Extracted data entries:
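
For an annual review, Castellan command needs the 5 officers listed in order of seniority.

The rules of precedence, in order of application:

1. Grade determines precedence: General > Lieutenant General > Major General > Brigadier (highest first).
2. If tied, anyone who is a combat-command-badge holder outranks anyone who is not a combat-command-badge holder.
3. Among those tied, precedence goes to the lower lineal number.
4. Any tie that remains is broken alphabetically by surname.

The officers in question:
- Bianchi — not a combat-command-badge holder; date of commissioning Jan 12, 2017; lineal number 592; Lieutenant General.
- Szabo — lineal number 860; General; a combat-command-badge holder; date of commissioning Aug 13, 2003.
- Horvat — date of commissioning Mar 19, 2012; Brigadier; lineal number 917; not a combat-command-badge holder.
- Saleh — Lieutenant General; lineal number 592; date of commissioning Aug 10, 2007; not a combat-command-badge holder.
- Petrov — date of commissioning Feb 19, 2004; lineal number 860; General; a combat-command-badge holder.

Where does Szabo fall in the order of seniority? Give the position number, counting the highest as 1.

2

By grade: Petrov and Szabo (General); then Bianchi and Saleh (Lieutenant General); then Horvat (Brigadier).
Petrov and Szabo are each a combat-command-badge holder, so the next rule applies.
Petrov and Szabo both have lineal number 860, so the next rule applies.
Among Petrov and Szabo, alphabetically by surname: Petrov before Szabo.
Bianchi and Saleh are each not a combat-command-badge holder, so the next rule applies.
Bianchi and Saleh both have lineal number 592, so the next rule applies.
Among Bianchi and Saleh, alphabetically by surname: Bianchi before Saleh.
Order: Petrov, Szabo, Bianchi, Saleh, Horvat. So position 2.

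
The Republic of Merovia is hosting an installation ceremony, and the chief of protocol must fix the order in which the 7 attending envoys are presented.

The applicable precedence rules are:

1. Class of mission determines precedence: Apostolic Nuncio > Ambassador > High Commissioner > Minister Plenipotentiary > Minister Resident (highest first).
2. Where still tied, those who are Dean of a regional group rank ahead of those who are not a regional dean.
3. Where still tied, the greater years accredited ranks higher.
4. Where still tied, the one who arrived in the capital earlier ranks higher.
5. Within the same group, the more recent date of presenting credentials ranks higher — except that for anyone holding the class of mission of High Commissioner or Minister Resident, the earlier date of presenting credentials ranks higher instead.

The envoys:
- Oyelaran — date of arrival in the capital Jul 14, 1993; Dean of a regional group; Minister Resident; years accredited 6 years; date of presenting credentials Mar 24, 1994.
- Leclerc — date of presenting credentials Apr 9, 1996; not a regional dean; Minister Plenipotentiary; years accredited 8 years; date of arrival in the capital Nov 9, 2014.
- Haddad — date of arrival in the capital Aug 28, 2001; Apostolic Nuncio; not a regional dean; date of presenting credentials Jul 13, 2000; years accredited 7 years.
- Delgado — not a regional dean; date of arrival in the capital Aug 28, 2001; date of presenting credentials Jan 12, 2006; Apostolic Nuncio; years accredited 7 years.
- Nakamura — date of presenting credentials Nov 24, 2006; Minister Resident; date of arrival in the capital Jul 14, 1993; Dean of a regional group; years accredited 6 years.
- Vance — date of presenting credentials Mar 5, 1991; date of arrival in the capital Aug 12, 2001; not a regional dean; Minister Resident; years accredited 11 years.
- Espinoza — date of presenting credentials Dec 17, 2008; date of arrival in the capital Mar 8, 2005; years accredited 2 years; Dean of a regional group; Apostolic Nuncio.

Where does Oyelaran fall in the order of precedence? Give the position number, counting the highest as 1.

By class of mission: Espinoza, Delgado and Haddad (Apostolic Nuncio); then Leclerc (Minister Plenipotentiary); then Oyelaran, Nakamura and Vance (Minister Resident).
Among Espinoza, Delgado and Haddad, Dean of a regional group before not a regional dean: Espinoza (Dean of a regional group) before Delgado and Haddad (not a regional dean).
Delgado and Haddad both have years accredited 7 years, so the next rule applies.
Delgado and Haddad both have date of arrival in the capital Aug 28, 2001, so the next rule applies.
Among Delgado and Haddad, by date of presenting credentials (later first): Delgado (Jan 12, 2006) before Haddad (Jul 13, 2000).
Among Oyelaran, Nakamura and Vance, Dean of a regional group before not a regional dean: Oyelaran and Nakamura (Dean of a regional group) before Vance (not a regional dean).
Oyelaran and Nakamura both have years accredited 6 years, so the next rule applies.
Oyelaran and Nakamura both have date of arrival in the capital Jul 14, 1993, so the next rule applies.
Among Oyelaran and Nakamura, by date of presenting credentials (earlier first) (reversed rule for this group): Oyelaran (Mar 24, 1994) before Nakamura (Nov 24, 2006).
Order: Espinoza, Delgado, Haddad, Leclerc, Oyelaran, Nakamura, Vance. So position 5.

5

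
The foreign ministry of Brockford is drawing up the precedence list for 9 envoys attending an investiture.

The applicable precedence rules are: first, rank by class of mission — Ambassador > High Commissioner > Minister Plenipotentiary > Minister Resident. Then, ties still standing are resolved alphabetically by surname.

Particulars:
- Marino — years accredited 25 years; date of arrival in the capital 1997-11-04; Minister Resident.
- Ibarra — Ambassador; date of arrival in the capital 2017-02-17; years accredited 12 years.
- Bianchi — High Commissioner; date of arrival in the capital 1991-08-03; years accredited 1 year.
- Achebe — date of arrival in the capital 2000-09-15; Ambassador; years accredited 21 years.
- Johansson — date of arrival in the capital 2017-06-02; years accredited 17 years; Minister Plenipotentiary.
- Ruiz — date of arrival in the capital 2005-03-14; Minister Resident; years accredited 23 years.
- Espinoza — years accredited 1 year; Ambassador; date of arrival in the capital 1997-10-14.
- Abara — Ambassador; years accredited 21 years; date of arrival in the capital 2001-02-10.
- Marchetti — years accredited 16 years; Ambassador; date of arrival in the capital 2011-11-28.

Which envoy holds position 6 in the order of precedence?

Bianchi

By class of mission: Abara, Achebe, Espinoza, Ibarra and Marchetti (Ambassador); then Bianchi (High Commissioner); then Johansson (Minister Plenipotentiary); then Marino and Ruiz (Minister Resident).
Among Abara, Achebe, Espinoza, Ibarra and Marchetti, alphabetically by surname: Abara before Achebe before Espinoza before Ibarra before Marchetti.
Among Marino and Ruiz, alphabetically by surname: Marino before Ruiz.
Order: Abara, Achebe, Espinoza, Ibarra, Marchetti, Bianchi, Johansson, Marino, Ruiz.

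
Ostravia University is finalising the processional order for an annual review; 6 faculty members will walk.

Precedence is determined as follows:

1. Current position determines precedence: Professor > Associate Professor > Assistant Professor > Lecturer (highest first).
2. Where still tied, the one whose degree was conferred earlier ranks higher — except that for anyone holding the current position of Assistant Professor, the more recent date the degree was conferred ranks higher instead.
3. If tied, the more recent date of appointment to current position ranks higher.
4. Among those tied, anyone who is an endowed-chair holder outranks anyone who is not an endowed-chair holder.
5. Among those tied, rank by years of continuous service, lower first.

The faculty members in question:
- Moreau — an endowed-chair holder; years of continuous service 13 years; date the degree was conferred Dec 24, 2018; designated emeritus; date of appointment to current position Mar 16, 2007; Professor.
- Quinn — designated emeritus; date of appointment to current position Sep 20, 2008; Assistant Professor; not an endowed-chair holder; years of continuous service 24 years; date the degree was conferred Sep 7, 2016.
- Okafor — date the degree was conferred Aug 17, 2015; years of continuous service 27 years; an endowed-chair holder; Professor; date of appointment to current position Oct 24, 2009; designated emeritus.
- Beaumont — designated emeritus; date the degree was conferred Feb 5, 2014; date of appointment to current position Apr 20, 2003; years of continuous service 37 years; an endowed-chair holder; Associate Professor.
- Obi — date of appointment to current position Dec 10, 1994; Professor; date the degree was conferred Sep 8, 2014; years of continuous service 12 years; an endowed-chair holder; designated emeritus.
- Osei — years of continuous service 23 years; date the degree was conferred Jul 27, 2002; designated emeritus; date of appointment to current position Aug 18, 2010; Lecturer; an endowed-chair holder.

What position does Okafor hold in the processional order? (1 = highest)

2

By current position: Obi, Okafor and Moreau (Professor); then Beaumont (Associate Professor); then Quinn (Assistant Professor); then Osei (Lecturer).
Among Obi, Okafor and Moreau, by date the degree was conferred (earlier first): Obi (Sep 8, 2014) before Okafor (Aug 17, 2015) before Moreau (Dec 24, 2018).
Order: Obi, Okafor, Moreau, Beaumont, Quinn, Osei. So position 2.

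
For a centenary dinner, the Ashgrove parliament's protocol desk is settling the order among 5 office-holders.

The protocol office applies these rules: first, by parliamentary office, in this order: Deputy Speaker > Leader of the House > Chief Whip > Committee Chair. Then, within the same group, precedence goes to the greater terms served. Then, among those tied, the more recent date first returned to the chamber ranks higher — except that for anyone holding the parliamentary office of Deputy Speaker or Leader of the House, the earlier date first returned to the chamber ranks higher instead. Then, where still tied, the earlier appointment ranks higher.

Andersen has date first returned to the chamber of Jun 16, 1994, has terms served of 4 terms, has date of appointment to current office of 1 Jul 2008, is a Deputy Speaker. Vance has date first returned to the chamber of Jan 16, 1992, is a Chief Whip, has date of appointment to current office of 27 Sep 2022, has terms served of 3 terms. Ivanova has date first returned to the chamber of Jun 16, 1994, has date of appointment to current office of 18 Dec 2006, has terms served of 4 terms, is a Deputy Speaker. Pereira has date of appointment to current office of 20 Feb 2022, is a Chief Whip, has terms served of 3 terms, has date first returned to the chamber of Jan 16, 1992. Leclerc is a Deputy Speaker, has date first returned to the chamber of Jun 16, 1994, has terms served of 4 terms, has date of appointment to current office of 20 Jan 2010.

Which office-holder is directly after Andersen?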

◆ **Activity**:
Output the lines of the records above exactly as they appear, from the line containing "3. Among those" through the line containing "- Szabo — lineal".

◆ **Written reply**:
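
3. Among those tied, precedence goes to the lower lineal number.
4. Any tie that remains is broken alphabetically by surname.

The officers in question:
- Bianchi — not a combat-command-badge holder; date of commissioning Jan 12, 2017; lineal number 592; Lieutenant General.
- Szabo — lineal number 860; General; a combat-command-badge holder; date of commissioning Aug 13, 2003.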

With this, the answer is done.